Records for processing:
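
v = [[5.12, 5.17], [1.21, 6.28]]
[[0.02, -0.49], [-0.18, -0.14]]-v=[[-5.10,-5.66], [-1.39,-6.42]]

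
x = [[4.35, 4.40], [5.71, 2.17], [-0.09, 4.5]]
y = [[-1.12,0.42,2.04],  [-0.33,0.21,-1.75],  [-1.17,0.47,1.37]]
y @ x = [[-2.66, 5.16], [-0.08, -8.87], [-2.53, 2.04]]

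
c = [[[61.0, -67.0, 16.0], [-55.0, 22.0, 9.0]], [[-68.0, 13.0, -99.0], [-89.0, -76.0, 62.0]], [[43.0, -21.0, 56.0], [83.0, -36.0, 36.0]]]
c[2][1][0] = 83.0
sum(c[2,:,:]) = 161.0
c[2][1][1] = -36.0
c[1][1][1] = -76.0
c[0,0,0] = 61.0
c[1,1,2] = 62.0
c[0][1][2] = 9.0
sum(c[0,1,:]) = -24.0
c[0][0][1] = -67.0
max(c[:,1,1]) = 22.0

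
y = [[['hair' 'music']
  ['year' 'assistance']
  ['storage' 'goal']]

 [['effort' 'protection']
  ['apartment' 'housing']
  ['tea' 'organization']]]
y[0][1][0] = 'year'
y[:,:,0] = [['hair', 'year', 'storage'], ['effort', 'apartment', 'tea']]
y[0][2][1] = 'goal'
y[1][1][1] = 'housing'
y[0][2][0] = 'storage'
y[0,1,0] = 'year'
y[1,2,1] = 'organization'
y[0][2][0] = 'storage'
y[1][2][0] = 'tea'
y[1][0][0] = 'effort'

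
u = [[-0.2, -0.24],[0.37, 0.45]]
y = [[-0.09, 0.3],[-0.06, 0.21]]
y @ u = [[0.13,0.16], [0.09,0.11]]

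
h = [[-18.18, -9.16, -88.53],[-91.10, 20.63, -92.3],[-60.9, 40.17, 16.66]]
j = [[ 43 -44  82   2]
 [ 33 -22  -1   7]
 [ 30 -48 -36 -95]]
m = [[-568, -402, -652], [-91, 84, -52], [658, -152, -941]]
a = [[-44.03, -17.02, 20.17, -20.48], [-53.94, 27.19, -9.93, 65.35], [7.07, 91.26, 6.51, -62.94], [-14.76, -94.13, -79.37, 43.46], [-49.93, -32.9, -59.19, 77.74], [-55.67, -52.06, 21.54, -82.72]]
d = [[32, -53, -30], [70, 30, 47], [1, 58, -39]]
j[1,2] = -1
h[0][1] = -9.16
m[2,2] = -941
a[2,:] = [7.07, 91.26, 6.51, -62.94]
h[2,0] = -60.9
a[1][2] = -9.93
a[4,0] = -49.93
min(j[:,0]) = 30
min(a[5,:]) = -82.72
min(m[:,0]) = -568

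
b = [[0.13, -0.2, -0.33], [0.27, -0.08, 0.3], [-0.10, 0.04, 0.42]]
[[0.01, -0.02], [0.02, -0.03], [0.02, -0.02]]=b @ [[-0.02, 0.02],[-0.17, 0.21],[0.05, -0.06]]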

What you will do: Retype every entry above, word for word.

Response:
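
v = [[5.12, 5.17], [1.21, 6.28]]
[[0.02, -0.49], [-0.18, -0.14]]-v=[[-5.10,-5.66], [-1.39,-6.42]]

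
x = [[4.35, 4.40], [5.71, 2.17], [-0.09, 4.5]]
y = [[-1.12,0.42,2.04],  [-0.33,0.21,-1.75],  [-1.17,0.47,1.37]]
y @ x = [[-2.66, 5.16], [-0.08, -8.87], [-2.53, 2.04]]

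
c = [[[61.0, -67.0, 16.0], [-55.0, 22.0, 9.0]], [[-68.0, 13.0, -99.0], [-89.0, -76.0, 62.0]], [[43.0, -21.0, 56.0], [83.0, -36.0, 36.0]]]
c[2][1][0] = 83.0
sum(c[2,:,:]) = 161.0
c[2][1][1] = -36.0
c[1][1][1] = -76.0
c[0,0,0] = 61.0
c[1,1,2] = 62.0
c[0][1][2] = 9.0
sum(c[0,1,:]) = -24.0
c[0][0][1] = -67.0
max(c[:,1,1]) = 22.0

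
y = [[['hair' 'music']
  ['year' 'assistance']
  ['storage' 'goal']]

 [['effort' 'protection']
  ['apartment' 'housing']
  ['tea' 'organization']]]
y[0][1][0] = 'year'
y[:,:,0] = [['hair', 'year', 'storage'], ['effort', 'apartment', 'tea']]
y[0][2][1] = 'goal'
y[1][1][1] = 'housing'
y[0][2][0] = 'storage'
y[0,1,0] = 'year'
y[1,2,1] = 'organization'
y[0][2][0] = 'storage'
y[1][2][0] = 'tea'
y[1][0][0] = 'effort'

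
u = [[-0.2, -0.24],[0.37, 0.45]]
y = [[-0.09, 0.3],[-0.06, 0.21]]
y @ u = [[0.13,0.16], [0.09,0.11]]

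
h = [[-18.18, -9.16, -88.53],[-91.10, 20.63, -92.3],[-60.9, 40.17, 16.66]]
j = [[ 43 -44  82   2]
 [ 33 -22  -1   7]
 [ 30 -48 -36 -95]]
m = [[-568, -402, -652], [-91, 84, -52], [658, -152, -941]]
a = [[-44.03, -17.02, 20.17, -20.48], [-53.94, 27.19, -9.93, 65.35], [7.07, 91.26, 6.51, -62.94], [-14.76, -94.13, -79.37, 43.46], [-49.93, -32.9, -59.19, 77.74], [-55.67, -52.06, 21.54, -82.72]]
d = [[32, -53, -30], [70, 30, 47], [1, 58, -39]]
j[1,2] = -1
h[0][1] = -9.16
m[2,2] = -941
a[2,:] = [7.07, 91.26, 6.51, -62.94]
h[2,0] = -60.9
a[1][2] = -9.93
a[4,0] = -49.93
min(j[:,0]) = 30
min(a[5,:]) = -82.72
min(m[:,0]) = -568

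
b = [[0.13, -0.2, -0.33], [0.27, -0.08, 0.3], [-0.10, 0.04, 0.42]]
[[0.01, -0.02], [0.02, -0.03], [0.02, -0.02]]=b @ [[-0.02, 0.02],[-0.17, 0.21],[0.05, -0.06]]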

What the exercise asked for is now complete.